# [What needs to be done]
Retrieve every line of the data holding the word "spline".

# [Data to use]
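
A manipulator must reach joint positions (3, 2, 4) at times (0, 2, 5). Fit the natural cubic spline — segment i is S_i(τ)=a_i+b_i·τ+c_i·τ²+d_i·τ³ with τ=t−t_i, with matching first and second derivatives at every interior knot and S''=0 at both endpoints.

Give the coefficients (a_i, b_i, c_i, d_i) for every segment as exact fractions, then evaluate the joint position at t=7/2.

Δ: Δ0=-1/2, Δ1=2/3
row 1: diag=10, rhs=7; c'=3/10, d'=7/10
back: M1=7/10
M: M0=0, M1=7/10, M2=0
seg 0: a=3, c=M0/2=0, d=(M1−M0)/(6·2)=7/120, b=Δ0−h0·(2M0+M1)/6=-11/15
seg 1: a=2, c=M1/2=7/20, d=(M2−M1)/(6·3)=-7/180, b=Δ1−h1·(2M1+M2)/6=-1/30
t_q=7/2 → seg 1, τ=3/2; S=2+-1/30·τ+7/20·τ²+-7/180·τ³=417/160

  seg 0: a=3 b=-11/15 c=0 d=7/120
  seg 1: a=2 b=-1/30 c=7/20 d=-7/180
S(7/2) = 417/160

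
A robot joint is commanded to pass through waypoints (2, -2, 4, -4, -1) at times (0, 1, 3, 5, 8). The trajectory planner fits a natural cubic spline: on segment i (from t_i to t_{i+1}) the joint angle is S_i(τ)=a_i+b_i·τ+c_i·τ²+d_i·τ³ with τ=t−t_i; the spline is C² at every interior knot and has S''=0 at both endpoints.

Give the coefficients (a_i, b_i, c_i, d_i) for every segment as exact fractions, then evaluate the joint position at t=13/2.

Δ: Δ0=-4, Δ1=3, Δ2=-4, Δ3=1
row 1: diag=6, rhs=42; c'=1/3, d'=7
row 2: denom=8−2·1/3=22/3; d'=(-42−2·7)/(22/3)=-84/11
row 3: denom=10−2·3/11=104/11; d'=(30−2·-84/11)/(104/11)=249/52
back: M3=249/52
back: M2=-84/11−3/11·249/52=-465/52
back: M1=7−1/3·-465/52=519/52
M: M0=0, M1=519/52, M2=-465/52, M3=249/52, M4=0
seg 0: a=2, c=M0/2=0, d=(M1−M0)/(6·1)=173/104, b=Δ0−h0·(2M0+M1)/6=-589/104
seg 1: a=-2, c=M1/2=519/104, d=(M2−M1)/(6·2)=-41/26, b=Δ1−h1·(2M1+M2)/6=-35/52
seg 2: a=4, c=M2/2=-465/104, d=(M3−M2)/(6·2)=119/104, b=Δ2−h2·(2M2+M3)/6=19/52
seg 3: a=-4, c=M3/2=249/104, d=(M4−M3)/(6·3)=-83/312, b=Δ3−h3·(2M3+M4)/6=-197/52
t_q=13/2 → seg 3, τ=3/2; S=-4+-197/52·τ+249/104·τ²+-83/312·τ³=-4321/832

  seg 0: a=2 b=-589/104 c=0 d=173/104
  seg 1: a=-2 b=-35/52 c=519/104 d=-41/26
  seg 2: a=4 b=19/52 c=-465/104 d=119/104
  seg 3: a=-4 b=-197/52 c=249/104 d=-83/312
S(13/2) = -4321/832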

# [Task solution]
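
A manipulator must reach joint positions (3, 2, 4) at times (0, 2, 5). Fit the natural cubic spline — segment i is S_i(τ)=a_i+b_i·τ+c_i·τ²+d_i·τ³ with τ=t−t_i, with matching first and second derivatives at every interior knot and S''=0 at both endpoints.
A robot joint is commanded to pass through waypoints (2, -2, 4, -4, -1) at times (0, 1, 3, 5, 8). The trajectory planner fits a natural cubic spline: on segment i (from t_i to t_{i+1}) the joint angle is S_i(τ)=a_i+b_i·τ+c_i·τ²+d_i·τ³ with τ=t−t_i; the spline is C² at every interior knot and has S''=0 at both endpoints.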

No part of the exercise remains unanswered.